#### [The problem]
Output every entry exactly as it appears.

#### [Stored data entries]
----------
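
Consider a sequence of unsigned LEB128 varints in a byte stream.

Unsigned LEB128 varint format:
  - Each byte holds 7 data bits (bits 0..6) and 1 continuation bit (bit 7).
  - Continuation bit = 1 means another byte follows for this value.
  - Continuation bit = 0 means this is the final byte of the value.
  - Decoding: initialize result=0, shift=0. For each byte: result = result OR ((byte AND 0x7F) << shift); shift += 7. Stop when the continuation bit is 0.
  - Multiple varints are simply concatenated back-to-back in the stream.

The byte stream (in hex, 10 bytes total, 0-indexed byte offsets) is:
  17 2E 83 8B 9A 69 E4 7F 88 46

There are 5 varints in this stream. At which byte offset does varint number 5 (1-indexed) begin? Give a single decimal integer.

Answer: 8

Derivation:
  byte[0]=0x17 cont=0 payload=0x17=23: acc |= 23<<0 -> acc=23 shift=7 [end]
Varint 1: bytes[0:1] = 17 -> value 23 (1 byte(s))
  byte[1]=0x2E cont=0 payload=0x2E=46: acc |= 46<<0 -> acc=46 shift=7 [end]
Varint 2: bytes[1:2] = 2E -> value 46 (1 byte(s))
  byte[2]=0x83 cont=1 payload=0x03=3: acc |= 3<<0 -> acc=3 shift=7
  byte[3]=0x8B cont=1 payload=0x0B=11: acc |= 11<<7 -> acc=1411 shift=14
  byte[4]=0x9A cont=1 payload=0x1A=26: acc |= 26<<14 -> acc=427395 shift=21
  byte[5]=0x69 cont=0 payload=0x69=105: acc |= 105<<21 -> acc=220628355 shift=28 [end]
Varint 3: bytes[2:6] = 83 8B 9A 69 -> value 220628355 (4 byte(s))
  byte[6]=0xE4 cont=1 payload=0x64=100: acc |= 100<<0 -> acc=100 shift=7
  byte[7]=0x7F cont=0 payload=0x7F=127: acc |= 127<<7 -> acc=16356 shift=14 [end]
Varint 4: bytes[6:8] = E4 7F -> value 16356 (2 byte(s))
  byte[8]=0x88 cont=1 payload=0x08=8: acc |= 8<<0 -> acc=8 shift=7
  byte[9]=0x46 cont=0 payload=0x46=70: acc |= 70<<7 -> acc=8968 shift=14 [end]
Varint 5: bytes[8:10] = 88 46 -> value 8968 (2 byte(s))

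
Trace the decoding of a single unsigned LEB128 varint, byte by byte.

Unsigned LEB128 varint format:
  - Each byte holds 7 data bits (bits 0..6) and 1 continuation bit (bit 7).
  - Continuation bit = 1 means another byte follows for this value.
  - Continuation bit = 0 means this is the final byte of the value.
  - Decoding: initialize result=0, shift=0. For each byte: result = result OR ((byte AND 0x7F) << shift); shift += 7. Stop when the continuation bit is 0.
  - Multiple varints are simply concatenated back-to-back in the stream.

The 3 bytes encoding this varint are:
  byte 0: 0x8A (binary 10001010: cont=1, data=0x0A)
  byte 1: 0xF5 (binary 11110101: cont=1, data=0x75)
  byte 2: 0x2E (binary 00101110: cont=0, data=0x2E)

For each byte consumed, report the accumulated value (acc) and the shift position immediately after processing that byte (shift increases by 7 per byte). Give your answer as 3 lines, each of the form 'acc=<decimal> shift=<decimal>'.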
----------
#### [Task answer]
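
Consider a sequence of unsigned LEB128 varints in a byte stream.

Unsigned LEB128 varint format:
  - Each byte holds 7 data bits (bits 0..6) and 1 continuation bit (bit 7).
  - Continuation bit = 1 means another byte follows for this value.
  - Continuation bit = 0 means this is the final byte of the value.
  - Decoding: initialize result=0, shift=0. For each byte: result = result OR ((byte AND 0x7F) << shift); shift += 7. Stop when the continuation bit is 0.
  - Multiple varints are simply concatenated back-to-back in the stream.

The byte stream (in hex, 10 bytes total, 0-indexed byte offsets) is:
  17 2E 83 8B 9A 69 E4 7F 88 46

There are 5 varints in this stream. At which byte offset does varint number 5 (1-indexed) begin? Give a single decimal integer.

Answer: 8

Derivation:
  byte[0]=0x17 cont=0 payload=0x17=23: acc |= 23<<0 -> acc=23 shift=7 [end]
Varint 1: bytes[0:1] = 17 -> value 23 (1 byte(s))
  byte[1]=0x2E cont=0 payload=0x2E=46: acc |= 46<<0 -> acc=46 shift=7 [end]
Varint 2: bytes[1:2] = 2E -> value 46 (1 byte(s))
  byte[2]=0x83 cont=1 payload=0x03=3: acc |= 3<<0 -> acc=3 shift=7
  byte[3]=0x8B cont=1 payload=0x0B=11: acc |= 11<<7 -> acc=1411 shift=14
  byte[4]=0x9A cont=1 payload=0x1A=26: acc |= 26<<14 -> acc=427395 shift=21
  byte[5]=0x69 cont=0 payload=0x69=105: acc |= 105<<21 -> acc=220628355 shift=28 [end]
Varint 3: bytes[2:6] = 83 8B 9A 69 -> value 220628355 (4 byte(s))
  byte[6]=0xE4 cont=1 payload=0x64=100: acc |= 100<<0 -> acc=100 shift=7
  byte[7]=0x7F cont=0 payload=0x7F=127: acc |= 127<<7 -> acc=16356 shift=14 [end]
Varint 4: bytes[6:8] = E4 7F -> value 16356 (2 byte(s))
  byte[8]=0x88 cont=1 payload=0x08=8: acc |= 8<<0 -> acc=8 shift=7
  byte[9]=0x46 cont=0 payload=0x46=70: acc |= 70<<7 -> acc=8968 shift=14 [end]
Varint 5: bytes[8:10] = 88 46 -> value 8968 (2 byte(s))

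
Trace the decoding of a single unsigned LEB128 varint, byte by byte.

Unsigned LEB128 varint format:
  - Each byte holds 7 data bits (bits 0..6) and 1 continuation bit (bit 7).
  - Continuation bit = 1 means another byte follows for this value.
  - Continuation bit = 0 means this is the final byte of the value.
  - Decoding: initialize result=0, shift=0. For each byte: result = result OR ((byte AND 0x7F) << shift); shift += 7. Stop when the continuation bit is 0.
  - Multiple varints are simply concatenated back-to-back in the stream.

The 3 bytes encoding this varint are:
  byte 0: 0x8A (binary 10001010: cont=1, data=0x0A)
  byte 1: 0xF5 (binary 11110101: cont=1, data=0x75)
  byte 2: 0x2E (binary 00101110: cont=0, data=0x2E)

For each byte consumed, report the accumulated value (acc) and the shift position immediately after processing that byte (shift increases by 7 per byte). Give your answer as 3 lines, each of the form 'acc=<decimal> shift=<decimal>'.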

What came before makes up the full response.